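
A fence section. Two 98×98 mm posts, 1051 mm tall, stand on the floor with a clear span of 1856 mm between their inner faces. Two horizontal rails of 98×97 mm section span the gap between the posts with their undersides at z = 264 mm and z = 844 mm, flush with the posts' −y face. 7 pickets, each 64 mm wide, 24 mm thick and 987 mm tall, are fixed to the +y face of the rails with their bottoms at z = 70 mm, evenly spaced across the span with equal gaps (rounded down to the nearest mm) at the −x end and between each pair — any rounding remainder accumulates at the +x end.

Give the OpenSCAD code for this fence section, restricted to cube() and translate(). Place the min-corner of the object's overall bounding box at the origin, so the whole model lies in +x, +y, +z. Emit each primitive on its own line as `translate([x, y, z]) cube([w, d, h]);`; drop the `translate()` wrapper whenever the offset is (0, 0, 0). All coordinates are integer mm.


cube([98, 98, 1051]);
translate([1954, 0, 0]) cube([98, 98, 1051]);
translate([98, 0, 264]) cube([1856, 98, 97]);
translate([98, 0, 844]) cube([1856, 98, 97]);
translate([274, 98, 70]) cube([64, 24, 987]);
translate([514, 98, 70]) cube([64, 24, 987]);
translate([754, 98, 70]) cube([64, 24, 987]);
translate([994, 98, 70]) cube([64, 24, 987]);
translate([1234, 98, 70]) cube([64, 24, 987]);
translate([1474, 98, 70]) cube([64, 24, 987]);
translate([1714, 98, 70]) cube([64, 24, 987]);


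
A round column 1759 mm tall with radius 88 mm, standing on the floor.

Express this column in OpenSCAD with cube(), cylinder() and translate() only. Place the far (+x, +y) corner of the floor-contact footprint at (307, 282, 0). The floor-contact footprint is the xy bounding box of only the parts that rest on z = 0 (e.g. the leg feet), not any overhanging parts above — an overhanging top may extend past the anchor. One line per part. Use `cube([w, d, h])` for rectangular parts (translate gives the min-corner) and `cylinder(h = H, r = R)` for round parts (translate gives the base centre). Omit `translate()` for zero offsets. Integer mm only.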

───

Write out the complete material a second time, matching it exactly.

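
A fence section. Two 98×98 mm posts, 1051 mm tall, stand on the floor with a clear span of 1856 mm between their inner faces. Two horizontal rails of 98×97 mm section span the gap between the posts with their undersides at z = 264 mm and z = 844 mm, flush with the posts' −y face. 7 pickets, each 64 mm wide, 24 mm thick and 987 mm tall, are fixed to the +y face of the rails with their bottoms at z = 70 mm, evenly spaced across the span with equal gaps (rounded down to the nearest mm) at the −x end and between each pair — any rounding remainder accumulates at the +x end.

Give the OpenSCAD code for this fence section, restricted to cube() and translate(). Place the min-corner of the object's overall bounding box at the origin, so the whole model lies in +x, +y, +z. Emit each primitive on its own line as `translate([x, y, z]) cube([w, d, h]);`; drop the `translate()` wrapper whenever the offset is (0, 0, 0). All coordinates are integer mm.


cube([98, 98, 1051]);
translate([1954, 0, 0]) cube([98, 98, 1051]);
translate([98, 0, 264]) cube([1856, 98, 97]);
translate([98, 0, 844]) cube([1856, 98, 97]);
translate([274, 98, 70]) cube([64, 24, 987]);
translate([514, 98, 70]) cube([64, 24, 987]);
translate([754, 98, 70]) cube([64, 24, 987]);
translate([994, 98, 70]) cube([64, 24, 987]);
translate([1234, 98, 70]) cube([64, 24, 987]);
translate([1474, 98, 70]) cube([64, 24, 987]);
translate([1714, 98, 70]) cube([64, 24, 987]);


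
A round column 1759 mm tall with radius 88 mm, standing on the floor.

Express this column in OpenSCAD with cube(), cylinder() and translate() only. Place the far (+x, +y) corner of the floor-contact footprint at (307, 282, 0). The floor-contact footprint is the xy bounding box of only the parts that rest on z = 0 (e.g. the leg feet), not any overhanging parts above — an overhanging top may extend past the anchor. One line per part. Use `cube([w, d, h])` for rectangular parts (translate gives the min-corner) and `cylinder(h = H, r = R)` for round parts (translate gives the base centre). Omit `translate()` for zero offsets. Integer mm only.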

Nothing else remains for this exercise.